[Records drawn from a dataset]

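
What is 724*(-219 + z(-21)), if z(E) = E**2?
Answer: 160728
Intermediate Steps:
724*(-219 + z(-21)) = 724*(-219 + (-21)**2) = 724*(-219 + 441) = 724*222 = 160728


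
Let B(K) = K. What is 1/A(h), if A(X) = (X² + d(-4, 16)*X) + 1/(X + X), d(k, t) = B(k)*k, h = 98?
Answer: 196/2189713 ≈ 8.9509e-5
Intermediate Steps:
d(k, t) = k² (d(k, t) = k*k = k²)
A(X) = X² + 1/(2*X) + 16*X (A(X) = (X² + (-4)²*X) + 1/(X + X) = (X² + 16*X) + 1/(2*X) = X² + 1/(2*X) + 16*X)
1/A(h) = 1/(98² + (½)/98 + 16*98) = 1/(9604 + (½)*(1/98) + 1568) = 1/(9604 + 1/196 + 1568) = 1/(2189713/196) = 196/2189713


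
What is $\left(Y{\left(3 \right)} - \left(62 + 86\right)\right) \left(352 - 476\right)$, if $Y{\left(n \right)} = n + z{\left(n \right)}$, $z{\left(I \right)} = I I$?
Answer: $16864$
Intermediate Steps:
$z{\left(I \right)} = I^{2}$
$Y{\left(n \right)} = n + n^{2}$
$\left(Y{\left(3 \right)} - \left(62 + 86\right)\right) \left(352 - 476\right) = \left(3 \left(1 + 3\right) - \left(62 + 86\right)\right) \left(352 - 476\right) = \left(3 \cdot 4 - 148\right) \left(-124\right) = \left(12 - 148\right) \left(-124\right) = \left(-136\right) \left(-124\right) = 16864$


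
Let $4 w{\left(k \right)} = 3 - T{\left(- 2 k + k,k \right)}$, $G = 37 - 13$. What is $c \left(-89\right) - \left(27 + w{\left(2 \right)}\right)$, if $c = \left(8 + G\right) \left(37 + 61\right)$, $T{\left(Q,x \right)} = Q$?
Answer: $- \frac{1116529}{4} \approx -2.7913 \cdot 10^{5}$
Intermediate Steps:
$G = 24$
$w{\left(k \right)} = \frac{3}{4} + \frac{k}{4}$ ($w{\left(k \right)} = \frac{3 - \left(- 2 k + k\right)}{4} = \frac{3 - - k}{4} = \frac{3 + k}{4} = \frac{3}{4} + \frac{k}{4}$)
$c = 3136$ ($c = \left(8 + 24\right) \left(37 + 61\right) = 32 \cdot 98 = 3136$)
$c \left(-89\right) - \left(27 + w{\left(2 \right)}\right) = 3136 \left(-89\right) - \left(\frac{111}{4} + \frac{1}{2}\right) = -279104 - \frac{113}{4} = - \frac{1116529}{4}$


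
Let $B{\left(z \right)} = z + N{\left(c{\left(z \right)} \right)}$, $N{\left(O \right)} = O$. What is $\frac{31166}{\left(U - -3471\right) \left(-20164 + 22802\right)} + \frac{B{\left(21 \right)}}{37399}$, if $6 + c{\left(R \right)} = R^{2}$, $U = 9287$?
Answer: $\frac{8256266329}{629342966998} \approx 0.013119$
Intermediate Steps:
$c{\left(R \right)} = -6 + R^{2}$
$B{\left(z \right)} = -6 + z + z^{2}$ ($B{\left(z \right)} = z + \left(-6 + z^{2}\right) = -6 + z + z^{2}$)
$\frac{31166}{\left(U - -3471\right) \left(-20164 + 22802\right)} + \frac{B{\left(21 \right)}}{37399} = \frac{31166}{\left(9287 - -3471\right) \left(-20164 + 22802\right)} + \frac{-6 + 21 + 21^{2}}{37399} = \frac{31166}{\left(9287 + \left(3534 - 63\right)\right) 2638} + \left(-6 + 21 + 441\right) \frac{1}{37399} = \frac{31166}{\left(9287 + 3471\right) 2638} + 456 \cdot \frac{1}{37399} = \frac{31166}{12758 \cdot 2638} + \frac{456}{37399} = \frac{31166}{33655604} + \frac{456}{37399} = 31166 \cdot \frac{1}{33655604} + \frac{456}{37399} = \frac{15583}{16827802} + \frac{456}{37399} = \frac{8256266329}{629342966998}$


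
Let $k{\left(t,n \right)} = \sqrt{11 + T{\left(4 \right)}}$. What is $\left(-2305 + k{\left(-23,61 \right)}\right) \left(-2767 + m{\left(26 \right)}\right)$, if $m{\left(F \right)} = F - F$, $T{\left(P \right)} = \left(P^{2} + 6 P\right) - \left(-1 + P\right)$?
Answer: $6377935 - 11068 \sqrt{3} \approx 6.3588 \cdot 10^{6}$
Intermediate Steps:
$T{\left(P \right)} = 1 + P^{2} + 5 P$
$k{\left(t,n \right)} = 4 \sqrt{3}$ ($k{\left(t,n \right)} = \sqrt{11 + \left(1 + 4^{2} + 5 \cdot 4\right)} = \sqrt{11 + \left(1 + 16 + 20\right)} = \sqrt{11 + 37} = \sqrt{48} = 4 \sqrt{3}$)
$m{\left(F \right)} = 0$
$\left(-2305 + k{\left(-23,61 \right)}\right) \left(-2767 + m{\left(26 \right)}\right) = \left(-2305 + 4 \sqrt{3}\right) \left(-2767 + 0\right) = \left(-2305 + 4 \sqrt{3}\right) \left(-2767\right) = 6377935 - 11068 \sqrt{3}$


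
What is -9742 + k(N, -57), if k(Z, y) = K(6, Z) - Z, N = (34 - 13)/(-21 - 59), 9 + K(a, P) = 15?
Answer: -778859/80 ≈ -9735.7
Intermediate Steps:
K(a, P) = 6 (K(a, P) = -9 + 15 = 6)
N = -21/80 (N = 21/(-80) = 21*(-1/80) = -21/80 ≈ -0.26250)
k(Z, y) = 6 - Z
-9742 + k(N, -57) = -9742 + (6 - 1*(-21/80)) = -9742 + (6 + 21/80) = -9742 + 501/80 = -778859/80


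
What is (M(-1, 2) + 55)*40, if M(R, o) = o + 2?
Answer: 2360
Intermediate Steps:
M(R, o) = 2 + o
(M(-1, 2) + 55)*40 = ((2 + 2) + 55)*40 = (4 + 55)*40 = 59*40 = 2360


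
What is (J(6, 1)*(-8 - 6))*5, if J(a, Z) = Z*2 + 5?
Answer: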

- **REQUIRED WORK**:
All of the data above needs to be written out exactly.

- **TASK RESULT**:
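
What is 724*(-219 + z(-21)), if z(E) = E**2?
Answer: 160728
Intermediate Steps:
724*(-219 + z(-21)) = 724*(-219 + (-21)**2) = 724*(-219 + 441) = 724*222 = 160728


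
Let B(K) = K. What is 1/A(h), if A(X) = (X² + d(-4, 16)*X) + 1/(X + X), d(k, t) = B(k)*k, h = 98?
Answer: 196/2189713 ≈ 8.9509e-5
Intermediate Steps:
d(k, t) = k² (d(k, t) = k*k = k²)
A(X) = X² + 1/(2*X) + 16*X (A(X) = (X² + (-4)²*X) + 1/(X + X) = (X² + 16*X) + 1/(2*X) = X² + 1/(2*X) + 16*X)
1/A(h) = 1/(98² + (½)/98 + 16*98) = 1/(9604 + (½)*(1/98) + 1568) = 1/(9604 + 1/196 + 1568) = 1/(2189713/196) = 196/2189713


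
What is $\left(Y{\left(3 \right)} - \left(62 + 86\right)\right) \left(352 - 476\right)$, if $Y{\left(n \right)} = n + z{\left(n \right)}$, $z{\left(I \right)} = I I$?
Answer: $16864$
Intermediate Steps:
$z{\left(I \right)} = I^{2}$
$Y{\left(n \right)} = n + n^{2}$
$\left(Y{\left(3 \right)} - \left(62 + 86\right)\right) \left(352 - 476\right) = \left(3 \left(1 + 3\right) - \left(62 + 86\right)\right) \left(352 - 476\right) = \left(3 \cdot 4 - 148\right) \left(-124\right) = \left(12 - 148\right) \left(-124\right) = \left(-136\right) \left(-124\right) = 16864$


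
Let $4 w{\left(k \right)} = 3 - T{\left(- 2 k + k,k \right)}$, $G = 37 - 13$. What is $c \left(-89\right) - \left(27 + w{\left(2 \right)}\right)$, if $c = \left(8 + G\right) \left(37 + 61\right)$, $T{\left(Q,x \right)} = Q$?
Answer: $- \frac{1116529}{4} \approx -2.7913 \cdot 10^{5}$
Intermediate Steps:
$G = 24$
$w{\left(k \right)} = \frac{3}{4} + \frac{k}{4}$ ($w{\left(k \right)} = \frac{3 - \left(- 2 k + k\right)}{4} = \frac{3 - - k}{4} = \frac{3 + k}{4} = \frac{3}{4} + \frac{k}{4}$)
$c = 3136$ ($c = \left(8 + 24\right) \left(37 + 61\right) = 32 \cdot 98 = 3136$)
$c \left(-89\right) - \left(27 + w{\left(2 \right)}\right) = 3136 \left(-89\right) - \left(\frac{111}{4} + \frac{1}{2}\right) = -279104 - \frac{113}{4} = - \frac{1116529}{4}$


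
Let $B{\left(z \right)} = z + N{\left(c{\left(z \right)} \right)}$, $N{\left(O \right)} = O$. What is $\frac{31166}{\left(U - -3471\right) \left(-20164 + 22802\right)} + \frac{B{\left(21 \right)}}{37399}$, if $6 + c{\left(R \right)} = R^{2}$, $U = 9287$?
Answer: $\frac{8256266329}{629342966998} \approx 0.013119$
Intermediate Steps:
$c{\left(R \right)} = -6 + R^{2}$
$B{\left(z \right)} = -6 + z + z^{2}$ ($B{\left(z \right)} = z + \left(-6 + z^{2}\right) = -6 + z + z^{2}$)
$\frac{31166}{\left(U - -3471\right) \left(-20164 + 22802\right)} + \frac{B{\left(21 \right)}}{37399} = \frac{31166}{\left(9287 - -3471\right) \left(-20164 + 22802\right)} + \frac{-6 + 21 + 21^{2}}{37399} = \frac{31166}{\left(9287 + \left(3534 - 63\right)\right) 2638} + \left(-6 + 21 + 441\right) \frac{1}{37399} = \frac{31166}{\left(9287 + 3471\right) 2638} + 456 \cdot \frac{1}{37399} = \frac{31166}{12758 \cdot 2638} + \frac{456}{37399} = \frac{31166}{33655604} + \frac{456}{37399} = 31166 \cdot \frac{1}{33655604} + \frac{456}{37399} = \frac{15583}{16827802} + \frac{456}{37399} = \frac{8256266329}{629342966998}$


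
Let $k{\left(t,n \right)} = \sqrt{11 + T{\left(4 \right)}}$. What is $\left(-2305 + k{\left(-23,61 \right)}\right) \left(-2767 + m{\left(26 \right)}\right)$, if $m{\left(F \right)} = F - F$, $T{\left(P \right)} = \left(P^{2} + 6 P\right) - \left(-1 + P\right)$?
Answer: $6377935 - 11068 \sqrt{3} \approx 6.3588 \cdot 10^{6}$
Intermediate Steps:
$T{\left(P \right)} = 1 + P^{2} + 5 P$
$k{\left(t,n \right)} = 4 \sqrt{3}$ ($k{\left(t,n \right)} = \sqrt{11 + \left(1 + 4^{2} + 5 \cdot 4\right)} = \sqrt{11 + \left(1 + 16 + 20\right)} = \sqrt{11 + 37} = \sqrt{48} = 4 \sqrt{3}$)
$m{\left(F \right)} = 0$
$\left(-2305 + k{\left(-23,61 \right)}\right) \left(-2767 + m{\left(26 \right)}\right) = \left(-2305 + 4 \sqrt{3}\right) \left(-2767 + 0\right) = \left(-2305 + 4 \sqrt{3}\right) \left(-2767\right) = 6377935 - 11068 \sqrt{3}$


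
What is -9742 + k(N, -57), if k(Z, y) = K(6, Z) - Z, N = (34 - 13)/(-21 - 59), 9 + K(a, P) = 15?
Answer: -778859/80 ≈ -9735.7
Intermediate Steps:
K(a, P) = 6 (K(a, P) = -9 + 15 = 6)
N = -21/80 (N = 21/(-80) = 21*(-1/80) = -21/80 ≈ -0.26250)
k(Z, y) = 6 - Z
-9742 + k(N, -57) = -9742 + (6 - 1*(-21/80)) = -9742 + (6 + 21/80) = -9742 + 501/80 = -778859/80


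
What is (M(-1, 2) + 55)*40, if M(R, o) = o + 2?
Answer: 2360
Intermediate Steps:
M(R, o) = 2 + o
(M(-1, 2) + 55)*40 = ((2 + 2) + 55)*40 = (4 + 55)*40 = 59*40 = 2360


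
What is (J(6, 1)*(-8 - 6))*5, if J(a, Z) = Z*2 + 5?
Answer: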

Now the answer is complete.